Records from a collection:
* * * * * * *

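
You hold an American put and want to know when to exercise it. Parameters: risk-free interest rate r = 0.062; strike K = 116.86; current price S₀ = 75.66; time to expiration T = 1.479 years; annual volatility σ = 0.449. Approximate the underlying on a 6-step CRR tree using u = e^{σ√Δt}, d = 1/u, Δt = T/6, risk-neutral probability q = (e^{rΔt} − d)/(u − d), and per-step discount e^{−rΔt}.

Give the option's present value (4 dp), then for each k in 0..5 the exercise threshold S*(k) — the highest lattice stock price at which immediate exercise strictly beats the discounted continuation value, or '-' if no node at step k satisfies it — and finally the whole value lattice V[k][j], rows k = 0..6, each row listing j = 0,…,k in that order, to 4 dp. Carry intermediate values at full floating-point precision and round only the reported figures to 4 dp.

price = 42.5833
boundary = - 60.5414 48.4438 60.5414 75.6600 94.5541
tree:
42.5833
56.3186 28.9989
68.4162 41.4279 16.3997
78.0964 56.3186 26.5484 5.8779
85.8423 68.4162 41.2000 11.4504 0.0000
92.0404 78.0964 56.3186 22.3059 0.0000 0.0000
96.9999 85.8423 68.4162 41.2000 0.0000 0.0000 0.0000

Δt=0.24650  u=1.24972  d=0.80018  q=0.47876  discount=0.98483
step 6 (expiry): payoffs max(K−S,0) = 96.9999 85.8423 68.4162 41.2000 0.0000 0.0000 0.0000
step 5: (k=5,j=0): S=24.8196, (K−S)⁺=92.0404, hold=90.2680 ⇒ V=92.0404 exercise | (k=5,j=1): S=38.7636, (K−S)⁺=78.0964, hold=76.3240 ⇒ V=78.0964 exercise | (k=5,j=2): S=60.5414, (K−S)⁺=56.3186, hold=54.5463 ⇒ V=56.3186 exercise | (k=5,j=3): S=94.5541, (K−S)⁺=22.3059, hold=21.1495 ⇒ V=22.3059 exercise | (k=5,j=4): S=147.6757, (K−S)⁺=0.0000, hold=0.0000 ⇒ V=0.0000 continue | (k=5,j=5): S=230.6415, (K−S)⁺=0.0000, hold=0.0000 ⇒ V=0.0000 continue  boundary S*=94.5541
step 4: (k=4,j=0): S=31.0177, (K−S)⁺=85.8423, hold=84.0699 ⇒ V=85.8423 exercise | (k=4,j=1): S=48.4438, (K−S)⁺=68.4162, hold=66.6438 ⇒ V=68.4162 exercise | (k=4,j=2): S=75.6600, (K−S)⁺=41.2000, hold=39.4276 ⇒ V=41.2000 exercise | (k=4,j=3): S=118.1666, (K−S)⁺=0.0000, hold=11.4504 ⇒ V=11.4504 continue | (k=4,j=4): S=184.5539, (K−S)⁺=0.0000, hold=0.0000 ⇒ V=0.0000 continue  boundary S*=75.6600
step 3: (k=3,j=0): S=38.7636, (K−S)⁺=78.0964, hold=76.3240 ⇒ V=78.0964 exercise | (k=3,j=1): S=60.5414, (K−S)⁺=56.3186, hold=54.5463 ⇒ V=56.3186 exercise | (k=3,j=2): S=94.5541, (K−S)⁺=22.3059, hold=26.5484 ⇒ V=26.5484 continue | (k=3,j=3): S=147.6757, (K−S)⁺=0.0000, hold=5.8779 ⇒ V=5.8779 continue  boundary S*=60.5414
step 2: (k=2,j=0): S=48.4438, (K−S)⁺=68.4162, hold=66.6438 ⇒ V=68.4162 exercise | (k=2,j=1): S=75.6600, (K−S)⁺=41.2000, hold=41.4279 ⇒ V=41.4279 continue | (k=2,j=2): S=118.1666, (K−S)⁺=0.0000, hold=16.3997 ⇒ V=16.3997 continue  boundary S*=48.4438
step 1: (k=1,j=0): S=60.5414, (K−S)⁺=56.3186, hold=54.6537 ⇒ V=56.3186 exercise | (k=1,j=1): S=94.5541, (K−S)⁺=22.3059, hold=28.9989 ⇒ V=28.9989 continue  boundary S*=60.5414
step 0: (k=0,j=0): S=75.6600, (K−S)⁺=41.2000, hold=42.5833 ⇒ V=42.5833 continue  boundary S*=-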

* * * * * * *

Return the data above in full, keeping each line exactly as it stands.

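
You hold an American put and want to know when to exercise it. Parameters: risk-free interest rate r = 0.062; strike K = 116.86; current price S₀ = 75.66; time to expiration T = 1.479 years; annual volatility σ = 0.449. Approximate the underlying on a 6-step CRR tree using u = e^{σ√Δt}, d = 1/u, Δt = T/6, risk-neutral probability q = (e^{rΔt} − d)/(u − d), and per-step discount e^{−rΔt}.

Give the option's present value (4 dp), then for each k in 0..5 the exercise threshold S*(k) — the highest lattice stock price at which immediate exercise strictly beats the discounted continuation value, or '-' if no node at step k satisfies it — and finally the whole value lattice V[k][j], rows k = 0..6, each row listing j = 0,…,k in that order, to 4 dp. Carry intermediate values at full floating-point precision and round only the reported figures to 4 dp.

price = 42.5833
boundary = - 60.5414 48.4438 60.5414 75.6600 94.5541
tree:
42.5833
56.3186 28.9989
68.4162 41.4279 16.3997
78.0964 56.3186 26.5484 5.8779
85.8423 68.4162 41.2000 11.4504 0.0000
92.0404 78.0964 56.3186 22.3059 0.0000 0.0000
96.9999 85.8423 68.4162 41.2000 0.0000 0.0000 0.0000

Δt=0.24650  u=1.24972  d=0.80018  q=0.47876  discount=0.98483
step 6 (expiry): payoffs max(K−S,0) = 96.9999 85.8423 68.4162 41.2000 0.0000 0.0000 0.0000
step 5: (k=5,j=0): S=24.8196, (K−S)⁺=92.0404, hold=90.2680 ⇒ V=92.0404 exercise | (k=5,j=1): S=38.7636, (K−S)⁺=78.0964, hold=76.3240 ⇒ V=78.0964 exercise | (k=5,j=2): S=60.5414, (K−S)⁺=56.3186, hold=54.5463 ⇒ V=56.3186 exercise | (k=5,j=3): S=94.5541, (K−S)⁺=22.3059, hold=21.1495 ⇒ V=22.3059 exercise | (k=5,j=4): S=147.6757, (K−S)⁺=0.0000, hold=0.0000 ⇒ V=0.0000 continue | (k=5,j=5): S=230.6415, (K−S)⁺=0.0000, hold=0.0000 ⇒ V=0.0000 continue  boundary S*=94.5541
step 4: (k=4,j=0): S=31.0177, (K−S)⁺=85.8423, hold=84.0699 ⇒ V=85.8423 exercise | (k=4,j=1): S=48.4438, (K−S)⁺=68.4162, hold=66.6438 ⇒ V=68.4162 exercise | (k=4,j=2): S=75.6600, (K−S)⁺=41.2000, hold=39.4276 ⇒ V=41.2000 exercise | (k=4,j=3): S=118.1666, (K−S)⁺=0.0000, hold=11.4504 ⇒ V=11.4504 continue | (k=4,j=4): S=184.5539, (K−S)⁺=0.0000, hold=0.0000 ⇒ V=0.0000 continue  boundary S*=75.6600
step 3: (k=3,j=0): S=38.7636, (K−S)⁺=78.0964, hold=76.3240 ⇒ V=78.0964 exercise | (k=3,j=1): S=60.5414, (K−S)⁺=56.3186, hold=54.5463 ⇒ V=56.3186 exercise | (k=3,j=2): S=94.5541, (K−S)⁺=22.3059, hold=26.5484 ⇒ V=26.5484 continue | (k=3,j=3): S=147.6757, (K−S)⁺=0.0000, hold=5.8779 ⇒ V=5.8779 continue  boundary S*=60.5414
step 2: (k=2,j=0): S=48.4438, (K−S)⁺=68.4162, hold=66.6438 ⇒ V=68.4162 exercise | (k=2,j=1): S=75.6600, (K−S)⁺=41.2000, hold=41.4279 ⇒ V=41.4279 continue | (k=2,j=2): S=118.1666, (K−S)⁺=0.0000, hold=16.3997 ⇒ V=16.3997 continue  boundary S*=48.4438
step 1: (k=1,j=0): S=60.5414, (K−S)⁺=56.3186, hold=54.6537 ⇒ V=56.3186 exercise | (k=1,j=1): S=94.5541, (K−S)⁺=22.3059, hold=28.9989 ⇒ V=28.9989 continue  boundary S*=60.5414
step 0: (k=0,j=0): S=75.6600, (K−S)⁺=41.2000, hold=42.5833 ⇒ V=42.5833 continue  boundary S*=-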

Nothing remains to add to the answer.